● Brief
Below are the records; restate word for word the lines from the first through the one containing "Consider a guitar tuned to drop-C: from", and only those.

------------------------------------------------------------

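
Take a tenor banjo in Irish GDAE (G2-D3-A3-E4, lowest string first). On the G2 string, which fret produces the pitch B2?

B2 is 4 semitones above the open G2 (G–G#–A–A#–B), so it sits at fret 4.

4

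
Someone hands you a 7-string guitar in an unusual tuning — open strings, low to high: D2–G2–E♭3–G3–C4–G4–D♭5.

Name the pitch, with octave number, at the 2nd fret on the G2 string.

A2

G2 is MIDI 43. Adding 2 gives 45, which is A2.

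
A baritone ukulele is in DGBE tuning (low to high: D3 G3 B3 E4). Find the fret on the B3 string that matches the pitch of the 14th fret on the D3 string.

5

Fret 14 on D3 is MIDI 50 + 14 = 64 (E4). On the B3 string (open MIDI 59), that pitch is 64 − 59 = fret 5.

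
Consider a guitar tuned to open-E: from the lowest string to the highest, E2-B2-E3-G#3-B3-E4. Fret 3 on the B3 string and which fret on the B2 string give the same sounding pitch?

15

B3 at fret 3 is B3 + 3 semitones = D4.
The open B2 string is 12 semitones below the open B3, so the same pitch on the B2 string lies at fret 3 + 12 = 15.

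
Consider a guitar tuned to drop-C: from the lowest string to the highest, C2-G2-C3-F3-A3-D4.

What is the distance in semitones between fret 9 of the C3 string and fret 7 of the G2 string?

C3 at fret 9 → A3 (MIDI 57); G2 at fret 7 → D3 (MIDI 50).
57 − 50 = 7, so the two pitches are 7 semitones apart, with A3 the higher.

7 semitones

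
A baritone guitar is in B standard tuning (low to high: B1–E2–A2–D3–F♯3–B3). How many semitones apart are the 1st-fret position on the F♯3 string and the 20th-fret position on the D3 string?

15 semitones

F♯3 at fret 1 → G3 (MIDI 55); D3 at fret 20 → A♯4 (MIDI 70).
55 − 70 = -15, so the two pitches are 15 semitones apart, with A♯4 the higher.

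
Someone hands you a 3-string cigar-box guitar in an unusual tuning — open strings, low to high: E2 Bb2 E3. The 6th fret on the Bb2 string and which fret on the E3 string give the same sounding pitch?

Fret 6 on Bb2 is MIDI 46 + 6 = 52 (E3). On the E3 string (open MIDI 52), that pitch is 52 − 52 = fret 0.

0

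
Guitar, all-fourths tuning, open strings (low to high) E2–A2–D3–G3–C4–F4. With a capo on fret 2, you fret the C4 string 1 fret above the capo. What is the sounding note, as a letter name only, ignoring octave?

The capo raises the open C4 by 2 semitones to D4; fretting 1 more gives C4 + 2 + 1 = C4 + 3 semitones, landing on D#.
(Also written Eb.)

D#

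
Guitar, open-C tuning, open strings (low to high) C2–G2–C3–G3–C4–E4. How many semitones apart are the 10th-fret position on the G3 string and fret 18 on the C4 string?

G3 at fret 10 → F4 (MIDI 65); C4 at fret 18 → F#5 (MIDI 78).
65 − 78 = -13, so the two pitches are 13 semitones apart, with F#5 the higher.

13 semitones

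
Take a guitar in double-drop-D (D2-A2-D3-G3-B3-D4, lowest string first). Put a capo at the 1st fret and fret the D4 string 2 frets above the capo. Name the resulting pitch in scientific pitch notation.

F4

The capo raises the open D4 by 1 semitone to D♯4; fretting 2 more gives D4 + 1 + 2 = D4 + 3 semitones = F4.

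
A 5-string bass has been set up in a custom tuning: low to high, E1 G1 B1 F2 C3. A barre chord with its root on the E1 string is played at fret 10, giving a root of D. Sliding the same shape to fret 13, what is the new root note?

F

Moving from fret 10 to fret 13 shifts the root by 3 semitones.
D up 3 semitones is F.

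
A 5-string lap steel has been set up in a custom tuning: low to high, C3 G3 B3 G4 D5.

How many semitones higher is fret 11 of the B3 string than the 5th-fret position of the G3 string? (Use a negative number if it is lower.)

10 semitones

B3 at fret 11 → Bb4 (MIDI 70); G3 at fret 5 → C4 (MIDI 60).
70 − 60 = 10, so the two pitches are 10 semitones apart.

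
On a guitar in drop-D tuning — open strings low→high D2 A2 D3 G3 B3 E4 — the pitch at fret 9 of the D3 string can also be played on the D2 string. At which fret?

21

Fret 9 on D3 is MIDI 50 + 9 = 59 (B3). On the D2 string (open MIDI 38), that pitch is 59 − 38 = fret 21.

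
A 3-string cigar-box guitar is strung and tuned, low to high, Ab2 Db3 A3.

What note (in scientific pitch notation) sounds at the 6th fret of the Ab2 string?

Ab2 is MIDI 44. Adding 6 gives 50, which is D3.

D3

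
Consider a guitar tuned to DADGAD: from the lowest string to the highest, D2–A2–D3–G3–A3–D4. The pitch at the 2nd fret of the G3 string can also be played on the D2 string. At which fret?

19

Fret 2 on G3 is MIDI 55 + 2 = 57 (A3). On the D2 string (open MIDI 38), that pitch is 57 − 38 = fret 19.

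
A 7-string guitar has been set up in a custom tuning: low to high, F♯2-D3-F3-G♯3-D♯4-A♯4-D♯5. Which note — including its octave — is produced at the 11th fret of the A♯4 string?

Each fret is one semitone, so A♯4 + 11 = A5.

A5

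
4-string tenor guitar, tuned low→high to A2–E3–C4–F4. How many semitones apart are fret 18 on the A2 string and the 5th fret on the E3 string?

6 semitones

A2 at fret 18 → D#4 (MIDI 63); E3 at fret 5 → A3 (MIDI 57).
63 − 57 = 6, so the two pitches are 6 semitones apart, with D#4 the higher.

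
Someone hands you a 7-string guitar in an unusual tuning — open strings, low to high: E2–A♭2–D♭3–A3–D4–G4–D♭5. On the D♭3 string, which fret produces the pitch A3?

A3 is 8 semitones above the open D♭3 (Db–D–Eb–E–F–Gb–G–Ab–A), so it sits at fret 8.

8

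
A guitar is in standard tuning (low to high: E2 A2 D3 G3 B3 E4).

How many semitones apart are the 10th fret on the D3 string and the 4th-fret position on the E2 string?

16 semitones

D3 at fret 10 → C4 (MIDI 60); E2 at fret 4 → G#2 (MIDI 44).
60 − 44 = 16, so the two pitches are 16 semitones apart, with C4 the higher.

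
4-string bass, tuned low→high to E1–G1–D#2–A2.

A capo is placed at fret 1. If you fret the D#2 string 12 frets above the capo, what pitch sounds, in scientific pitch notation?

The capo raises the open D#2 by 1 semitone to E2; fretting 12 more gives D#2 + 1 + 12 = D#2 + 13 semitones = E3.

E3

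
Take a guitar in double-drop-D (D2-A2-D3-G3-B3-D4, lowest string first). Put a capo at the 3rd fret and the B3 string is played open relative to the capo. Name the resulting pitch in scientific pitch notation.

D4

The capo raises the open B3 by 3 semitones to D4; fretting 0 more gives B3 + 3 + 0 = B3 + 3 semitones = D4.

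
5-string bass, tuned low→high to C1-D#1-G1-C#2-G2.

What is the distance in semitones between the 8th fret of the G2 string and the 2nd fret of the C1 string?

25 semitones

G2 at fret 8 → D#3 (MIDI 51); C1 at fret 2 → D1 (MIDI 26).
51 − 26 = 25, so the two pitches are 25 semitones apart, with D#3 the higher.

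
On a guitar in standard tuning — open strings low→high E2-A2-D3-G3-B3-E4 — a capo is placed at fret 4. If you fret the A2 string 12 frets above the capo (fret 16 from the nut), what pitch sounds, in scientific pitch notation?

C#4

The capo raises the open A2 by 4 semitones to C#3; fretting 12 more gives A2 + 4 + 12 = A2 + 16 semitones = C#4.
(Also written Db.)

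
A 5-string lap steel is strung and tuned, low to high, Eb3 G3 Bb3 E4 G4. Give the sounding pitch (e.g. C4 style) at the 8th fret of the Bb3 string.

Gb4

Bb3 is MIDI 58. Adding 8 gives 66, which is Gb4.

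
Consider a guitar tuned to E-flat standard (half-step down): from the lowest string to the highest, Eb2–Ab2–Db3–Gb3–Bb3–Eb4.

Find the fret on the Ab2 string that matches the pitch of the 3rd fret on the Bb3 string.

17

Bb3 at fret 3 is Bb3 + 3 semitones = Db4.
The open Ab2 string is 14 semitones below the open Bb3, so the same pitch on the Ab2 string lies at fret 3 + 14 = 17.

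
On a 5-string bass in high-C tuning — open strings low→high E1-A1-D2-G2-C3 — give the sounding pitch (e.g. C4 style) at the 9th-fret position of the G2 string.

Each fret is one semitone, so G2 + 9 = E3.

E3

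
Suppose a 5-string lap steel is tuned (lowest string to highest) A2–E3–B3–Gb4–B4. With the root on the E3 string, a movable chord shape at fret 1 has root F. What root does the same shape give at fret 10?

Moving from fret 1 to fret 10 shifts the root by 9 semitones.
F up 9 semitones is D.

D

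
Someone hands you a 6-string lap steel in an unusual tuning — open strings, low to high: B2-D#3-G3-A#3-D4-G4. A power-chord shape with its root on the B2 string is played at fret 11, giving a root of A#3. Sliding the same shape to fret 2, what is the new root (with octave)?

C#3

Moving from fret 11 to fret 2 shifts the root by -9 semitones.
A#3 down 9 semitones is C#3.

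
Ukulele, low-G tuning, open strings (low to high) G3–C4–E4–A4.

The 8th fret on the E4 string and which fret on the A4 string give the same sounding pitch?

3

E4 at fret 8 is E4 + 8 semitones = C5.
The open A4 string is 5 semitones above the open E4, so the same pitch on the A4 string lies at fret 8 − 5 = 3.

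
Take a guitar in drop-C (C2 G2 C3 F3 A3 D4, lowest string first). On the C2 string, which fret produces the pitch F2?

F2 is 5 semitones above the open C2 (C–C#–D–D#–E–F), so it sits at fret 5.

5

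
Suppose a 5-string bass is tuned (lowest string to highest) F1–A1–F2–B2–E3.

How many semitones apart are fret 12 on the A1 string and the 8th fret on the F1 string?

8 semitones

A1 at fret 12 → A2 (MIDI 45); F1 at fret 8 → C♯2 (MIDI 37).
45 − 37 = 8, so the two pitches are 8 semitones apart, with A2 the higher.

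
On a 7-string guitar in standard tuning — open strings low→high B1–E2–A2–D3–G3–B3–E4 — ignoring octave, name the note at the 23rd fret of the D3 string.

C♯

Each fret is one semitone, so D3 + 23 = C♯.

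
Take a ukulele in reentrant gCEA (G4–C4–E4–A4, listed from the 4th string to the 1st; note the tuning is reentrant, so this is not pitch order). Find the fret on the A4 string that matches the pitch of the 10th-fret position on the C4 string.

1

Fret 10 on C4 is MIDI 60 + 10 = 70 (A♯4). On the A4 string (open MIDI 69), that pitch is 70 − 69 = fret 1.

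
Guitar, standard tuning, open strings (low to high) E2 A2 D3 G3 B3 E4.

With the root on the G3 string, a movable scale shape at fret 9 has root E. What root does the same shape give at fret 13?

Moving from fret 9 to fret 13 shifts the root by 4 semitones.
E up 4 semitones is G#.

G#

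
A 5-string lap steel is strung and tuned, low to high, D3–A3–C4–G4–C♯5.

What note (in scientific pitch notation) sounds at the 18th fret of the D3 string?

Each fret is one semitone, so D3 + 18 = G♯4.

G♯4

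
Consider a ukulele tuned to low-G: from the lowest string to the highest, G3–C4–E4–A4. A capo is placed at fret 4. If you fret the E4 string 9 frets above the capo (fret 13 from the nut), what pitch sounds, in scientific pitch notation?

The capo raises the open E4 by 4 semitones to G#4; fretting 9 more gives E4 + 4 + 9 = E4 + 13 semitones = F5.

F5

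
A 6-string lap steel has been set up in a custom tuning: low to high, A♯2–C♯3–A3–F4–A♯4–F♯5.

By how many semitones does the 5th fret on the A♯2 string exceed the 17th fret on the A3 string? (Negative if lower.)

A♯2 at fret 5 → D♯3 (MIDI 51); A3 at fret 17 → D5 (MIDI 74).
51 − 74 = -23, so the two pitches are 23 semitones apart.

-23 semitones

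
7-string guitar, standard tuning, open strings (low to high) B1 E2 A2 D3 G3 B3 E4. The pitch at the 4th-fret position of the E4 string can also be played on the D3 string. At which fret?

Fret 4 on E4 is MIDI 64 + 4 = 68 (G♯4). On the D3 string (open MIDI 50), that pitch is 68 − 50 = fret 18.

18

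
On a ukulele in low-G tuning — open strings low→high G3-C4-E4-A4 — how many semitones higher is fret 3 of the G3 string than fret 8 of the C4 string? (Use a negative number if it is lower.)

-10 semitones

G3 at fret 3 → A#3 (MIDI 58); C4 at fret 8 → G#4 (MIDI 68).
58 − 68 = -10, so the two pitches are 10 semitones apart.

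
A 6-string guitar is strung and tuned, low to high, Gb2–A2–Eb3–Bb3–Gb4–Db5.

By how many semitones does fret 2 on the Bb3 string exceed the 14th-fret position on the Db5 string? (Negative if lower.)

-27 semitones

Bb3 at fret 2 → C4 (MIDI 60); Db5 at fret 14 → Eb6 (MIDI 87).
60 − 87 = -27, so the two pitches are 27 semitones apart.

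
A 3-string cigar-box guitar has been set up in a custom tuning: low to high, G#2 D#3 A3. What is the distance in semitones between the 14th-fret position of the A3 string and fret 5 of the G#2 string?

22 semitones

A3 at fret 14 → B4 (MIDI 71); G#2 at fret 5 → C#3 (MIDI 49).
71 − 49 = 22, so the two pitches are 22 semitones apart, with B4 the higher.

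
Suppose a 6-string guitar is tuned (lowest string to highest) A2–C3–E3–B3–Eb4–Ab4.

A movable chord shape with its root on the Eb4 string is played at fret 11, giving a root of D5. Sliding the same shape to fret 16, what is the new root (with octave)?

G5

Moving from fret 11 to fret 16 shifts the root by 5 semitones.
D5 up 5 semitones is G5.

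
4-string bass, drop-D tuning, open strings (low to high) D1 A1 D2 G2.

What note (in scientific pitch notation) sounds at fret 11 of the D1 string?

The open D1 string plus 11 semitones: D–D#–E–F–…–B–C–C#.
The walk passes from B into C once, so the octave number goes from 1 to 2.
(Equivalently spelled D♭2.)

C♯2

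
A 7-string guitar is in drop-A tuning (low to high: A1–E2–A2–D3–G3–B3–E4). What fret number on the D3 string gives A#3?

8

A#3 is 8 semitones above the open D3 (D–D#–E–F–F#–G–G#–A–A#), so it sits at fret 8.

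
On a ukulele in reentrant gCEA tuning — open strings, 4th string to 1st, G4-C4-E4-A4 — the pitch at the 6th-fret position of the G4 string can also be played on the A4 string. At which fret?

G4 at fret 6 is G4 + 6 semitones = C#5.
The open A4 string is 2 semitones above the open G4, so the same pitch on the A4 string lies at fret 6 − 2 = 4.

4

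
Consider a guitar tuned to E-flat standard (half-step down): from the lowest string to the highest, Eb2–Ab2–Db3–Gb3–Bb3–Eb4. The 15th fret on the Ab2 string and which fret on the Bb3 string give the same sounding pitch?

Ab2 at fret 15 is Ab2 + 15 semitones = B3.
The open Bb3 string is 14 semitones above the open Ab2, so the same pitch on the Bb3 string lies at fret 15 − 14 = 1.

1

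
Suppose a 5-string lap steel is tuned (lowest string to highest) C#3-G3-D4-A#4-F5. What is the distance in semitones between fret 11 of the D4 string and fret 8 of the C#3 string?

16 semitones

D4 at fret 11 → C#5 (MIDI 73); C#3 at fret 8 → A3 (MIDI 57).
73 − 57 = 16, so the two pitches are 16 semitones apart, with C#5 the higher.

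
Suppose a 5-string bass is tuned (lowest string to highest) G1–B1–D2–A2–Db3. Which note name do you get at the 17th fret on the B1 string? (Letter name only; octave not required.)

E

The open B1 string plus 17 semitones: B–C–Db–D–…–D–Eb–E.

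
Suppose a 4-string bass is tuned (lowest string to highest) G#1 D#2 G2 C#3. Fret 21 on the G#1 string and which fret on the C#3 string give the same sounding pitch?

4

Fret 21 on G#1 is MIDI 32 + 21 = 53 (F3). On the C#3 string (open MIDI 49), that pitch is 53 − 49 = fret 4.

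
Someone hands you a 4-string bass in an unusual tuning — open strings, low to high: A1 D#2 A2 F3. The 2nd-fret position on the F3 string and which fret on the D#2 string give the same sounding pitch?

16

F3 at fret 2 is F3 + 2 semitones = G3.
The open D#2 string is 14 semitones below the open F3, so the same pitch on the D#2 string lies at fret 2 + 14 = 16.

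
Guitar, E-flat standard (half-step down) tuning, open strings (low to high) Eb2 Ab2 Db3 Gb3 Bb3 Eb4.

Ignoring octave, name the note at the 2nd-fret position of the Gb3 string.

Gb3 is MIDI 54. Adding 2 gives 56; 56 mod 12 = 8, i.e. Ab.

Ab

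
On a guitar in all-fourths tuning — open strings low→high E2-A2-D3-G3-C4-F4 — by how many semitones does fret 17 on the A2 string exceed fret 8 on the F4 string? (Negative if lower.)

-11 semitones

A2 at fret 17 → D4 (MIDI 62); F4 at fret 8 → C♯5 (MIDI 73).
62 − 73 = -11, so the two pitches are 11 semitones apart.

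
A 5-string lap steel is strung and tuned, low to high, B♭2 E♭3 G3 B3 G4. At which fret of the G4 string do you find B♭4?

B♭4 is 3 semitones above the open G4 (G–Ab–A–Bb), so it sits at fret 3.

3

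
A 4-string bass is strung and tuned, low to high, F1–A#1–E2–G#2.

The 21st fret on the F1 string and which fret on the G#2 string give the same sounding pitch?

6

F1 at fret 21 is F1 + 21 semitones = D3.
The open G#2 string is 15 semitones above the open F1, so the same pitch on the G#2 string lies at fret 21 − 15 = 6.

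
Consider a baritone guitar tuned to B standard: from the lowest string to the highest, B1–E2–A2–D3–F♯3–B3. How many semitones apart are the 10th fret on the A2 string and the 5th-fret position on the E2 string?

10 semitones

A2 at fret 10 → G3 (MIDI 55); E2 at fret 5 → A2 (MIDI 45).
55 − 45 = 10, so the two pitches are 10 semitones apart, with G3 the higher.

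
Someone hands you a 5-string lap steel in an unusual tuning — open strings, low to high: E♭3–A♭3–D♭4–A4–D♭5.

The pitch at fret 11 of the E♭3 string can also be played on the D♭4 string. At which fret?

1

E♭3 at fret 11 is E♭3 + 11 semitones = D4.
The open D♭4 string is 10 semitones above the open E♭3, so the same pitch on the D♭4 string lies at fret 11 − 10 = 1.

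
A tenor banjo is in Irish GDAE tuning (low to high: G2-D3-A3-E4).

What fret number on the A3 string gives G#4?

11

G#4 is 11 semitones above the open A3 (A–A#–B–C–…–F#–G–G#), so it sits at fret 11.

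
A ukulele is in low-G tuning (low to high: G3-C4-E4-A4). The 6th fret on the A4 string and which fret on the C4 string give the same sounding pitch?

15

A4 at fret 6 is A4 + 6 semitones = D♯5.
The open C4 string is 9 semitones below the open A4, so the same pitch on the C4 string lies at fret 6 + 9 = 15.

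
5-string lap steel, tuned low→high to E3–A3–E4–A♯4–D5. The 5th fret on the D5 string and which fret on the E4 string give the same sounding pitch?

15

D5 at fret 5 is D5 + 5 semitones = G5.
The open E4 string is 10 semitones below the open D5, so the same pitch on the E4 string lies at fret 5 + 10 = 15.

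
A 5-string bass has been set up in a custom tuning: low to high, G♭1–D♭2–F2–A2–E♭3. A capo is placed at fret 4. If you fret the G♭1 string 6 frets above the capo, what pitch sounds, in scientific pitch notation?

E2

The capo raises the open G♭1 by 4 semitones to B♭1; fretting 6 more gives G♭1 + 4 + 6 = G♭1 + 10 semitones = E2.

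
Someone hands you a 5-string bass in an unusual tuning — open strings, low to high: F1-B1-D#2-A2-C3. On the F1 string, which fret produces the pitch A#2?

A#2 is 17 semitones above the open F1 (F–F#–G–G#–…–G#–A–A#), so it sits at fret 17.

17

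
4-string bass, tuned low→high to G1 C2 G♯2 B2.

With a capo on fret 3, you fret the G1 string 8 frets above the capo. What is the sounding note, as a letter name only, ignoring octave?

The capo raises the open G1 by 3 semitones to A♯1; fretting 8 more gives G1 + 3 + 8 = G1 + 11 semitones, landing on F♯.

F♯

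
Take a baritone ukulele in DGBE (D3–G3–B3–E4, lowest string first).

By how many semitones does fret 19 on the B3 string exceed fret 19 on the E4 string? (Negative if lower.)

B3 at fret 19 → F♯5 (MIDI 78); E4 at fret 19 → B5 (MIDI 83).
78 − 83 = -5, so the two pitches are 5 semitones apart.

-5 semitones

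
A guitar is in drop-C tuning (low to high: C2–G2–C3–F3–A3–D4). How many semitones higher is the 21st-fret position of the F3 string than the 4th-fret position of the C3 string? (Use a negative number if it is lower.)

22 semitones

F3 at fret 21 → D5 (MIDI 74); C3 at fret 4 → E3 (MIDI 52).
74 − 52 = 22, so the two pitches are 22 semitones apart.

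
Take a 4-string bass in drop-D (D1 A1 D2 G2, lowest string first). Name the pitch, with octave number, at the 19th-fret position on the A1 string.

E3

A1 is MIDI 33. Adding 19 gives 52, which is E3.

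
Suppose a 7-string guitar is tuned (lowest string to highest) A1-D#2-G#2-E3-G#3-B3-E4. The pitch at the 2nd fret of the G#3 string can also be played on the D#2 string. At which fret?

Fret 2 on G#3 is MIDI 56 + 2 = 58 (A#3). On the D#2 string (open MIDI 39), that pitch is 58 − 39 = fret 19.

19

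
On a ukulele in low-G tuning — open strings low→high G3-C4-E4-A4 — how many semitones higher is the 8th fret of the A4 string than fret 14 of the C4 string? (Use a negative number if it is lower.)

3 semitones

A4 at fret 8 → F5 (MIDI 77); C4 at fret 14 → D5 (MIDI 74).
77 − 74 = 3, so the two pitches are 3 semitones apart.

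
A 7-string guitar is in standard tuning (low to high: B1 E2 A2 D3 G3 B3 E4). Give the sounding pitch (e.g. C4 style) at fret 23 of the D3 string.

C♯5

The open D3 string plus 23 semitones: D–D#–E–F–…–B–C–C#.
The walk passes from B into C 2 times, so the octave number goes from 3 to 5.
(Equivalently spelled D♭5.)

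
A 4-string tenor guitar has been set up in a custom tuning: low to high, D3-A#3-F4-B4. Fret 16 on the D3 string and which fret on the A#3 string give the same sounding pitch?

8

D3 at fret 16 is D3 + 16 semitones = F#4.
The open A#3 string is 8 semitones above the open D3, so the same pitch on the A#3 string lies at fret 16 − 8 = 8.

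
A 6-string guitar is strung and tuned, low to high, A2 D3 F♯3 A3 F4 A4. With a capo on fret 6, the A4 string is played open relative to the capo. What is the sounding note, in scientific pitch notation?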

------------------------------------------------------------

● Result
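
Take a tenor banjo in Irish GDAE (G2-D3-A3-E4, lowest string first). On the G2 string, which fret produces the pitch B2?

B2 is 4 semitones above the open G2 (G–G#–A–A#–B), so it sits at fret 4.

4

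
Someone hands you a 7-string guitar in an unusual tuning — open strings, low to high: D2–G2–E♭3–G3–C4–G4–D♭5.

Name the pitch, with octave number, at the 2nd fret on the G2 string.

A2

G2 is MIDI 43. Adding 2 gives 45, which is A2.

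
A baritone ukulele is in DGBE tuning (low to high: D3 G3 B3 E4). Find the fret on the B3 string that matches the pitch of the 14th fret on the D3 string.

5

Fret 14 on D3 is MIDI 50 + 14 = 64 (E4). On the B3 string (open MIDI 59), that pitch is 64 − 59 = fret 5.

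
Consider a guitar tuned to open-E: from the lowest string to the highest, E2-B2-E3-G#3-B3-E4. Fret 3 on the B3 string and which fret on the B2 string give the same sounding pitch?

15

B3 at fret 3 is B3 + 3 semitones = D4.
The open B2 string is 12 semitones below the open B3, so the same pitch on the B2 string lies at fret 3 + 12 = 15.

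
Consider a guitar tuned to drop-C: from the lowest string to the highest, C2-G2-C3-F3-A3-D4.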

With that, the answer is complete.